**AIM OF THE TASK:** Only the lines holding "nodes" are wanted. Copy every one from the records below.

Stored items
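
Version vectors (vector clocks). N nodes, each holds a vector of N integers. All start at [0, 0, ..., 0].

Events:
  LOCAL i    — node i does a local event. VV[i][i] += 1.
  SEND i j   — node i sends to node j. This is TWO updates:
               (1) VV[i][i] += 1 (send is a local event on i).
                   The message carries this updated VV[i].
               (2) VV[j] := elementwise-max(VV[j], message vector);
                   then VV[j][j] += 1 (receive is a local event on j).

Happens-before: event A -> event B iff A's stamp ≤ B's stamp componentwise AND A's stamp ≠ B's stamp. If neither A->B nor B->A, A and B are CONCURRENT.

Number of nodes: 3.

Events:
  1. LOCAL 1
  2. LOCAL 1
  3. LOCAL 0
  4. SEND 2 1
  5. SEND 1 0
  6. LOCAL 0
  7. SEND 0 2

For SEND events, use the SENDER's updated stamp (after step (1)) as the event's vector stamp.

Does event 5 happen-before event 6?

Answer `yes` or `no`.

Answer: yes

Derivation:
Initial: VV[0]=[0, 0, 0]
Initial: VV[1]=[0, 0, 0]
Initial: VV[2]=[0, 0, 0]
Event 1: LOCAL 1: VV[1][1]++ -> VV[1]=[0, 1, 0]
Event 2: LOCAL 1: VV[1][1]++ -> VV[1]=[0, 2, 0]
Event 3: LOCAL 0: VV[0][0]++ -> VV[0]=[1, 0, 0]
Event 4: SEND 2->1: VV[2][2]++ -> VV[2]=[0, 0, 1], msg_vec=[0, 0, 1]; VV[1]=max(VV[1],msg_vec) then VV[1][1]++ -> VV[1]=[0, 3, 1]
Event 5: SEND 1->0: VV[1][1]++ -> VV[1]=[0, 4, 1], msg_vec=[0, 4, 1]; VV[0]=max(VV[0],msg_vec) then VV[0][0]++ -> VV[0]=[2, 4, 1]
Event 6: LOCAL 0: VV[0][0]++ -> VV[0]=[3, 4, 1]
Event 7: SEND 0->2: VV[0][0]++ -> VV[0]=[4, 4, 1], msg_vec=[4, 4, 1]; VV[2]=max(VV[2],msg_vec) then VV[2][2]++ -> VV[2]=[4, 4, 2]
Event 5 stamp: [0, 4, 1]
Event 6 stamp: [3, 4, 1]
[0, 4, 1] <= [3, 4, 1]? True. Equal? False. Happens-before: True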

**EXERCISE SOLUTION:**
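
Version vectors (vector clocks). N nodes, each holds a vector of N integers. All start at [0, 0, ..., 0].
Number of nodes: 3.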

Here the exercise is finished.